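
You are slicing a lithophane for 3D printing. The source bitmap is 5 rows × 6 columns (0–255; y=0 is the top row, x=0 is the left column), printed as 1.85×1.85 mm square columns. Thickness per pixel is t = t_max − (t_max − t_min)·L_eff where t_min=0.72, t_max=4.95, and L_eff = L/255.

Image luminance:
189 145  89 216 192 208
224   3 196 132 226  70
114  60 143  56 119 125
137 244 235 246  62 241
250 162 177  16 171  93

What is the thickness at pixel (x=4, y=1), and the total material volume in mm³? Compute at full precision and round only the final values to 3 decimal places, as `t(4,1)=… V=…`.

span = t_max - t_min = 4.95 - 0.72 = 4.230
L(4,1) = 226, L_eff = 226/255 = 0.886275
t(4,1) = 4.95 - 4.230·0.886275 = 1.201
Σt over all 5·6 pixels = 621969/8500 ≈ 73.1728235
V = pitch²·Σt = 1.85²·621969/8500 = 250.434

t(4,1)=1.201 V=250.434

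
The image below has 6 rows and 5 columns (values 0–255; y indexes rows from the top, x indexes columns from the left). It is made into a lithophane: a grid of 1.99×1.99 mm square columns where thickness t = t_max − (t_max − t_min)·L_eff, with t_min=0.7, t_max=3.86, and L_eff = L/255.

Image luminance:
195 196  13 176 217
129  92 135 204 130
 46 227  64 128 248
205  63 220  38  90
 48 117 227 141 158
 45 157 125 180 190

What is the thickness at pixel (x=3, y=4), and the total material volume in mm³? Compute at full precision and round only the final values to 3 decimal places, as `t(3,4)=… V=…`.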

ACTION ITEM -> Report how many lines in this data include the string "left", and nothing else.

THE COMPLETED TASK -> 2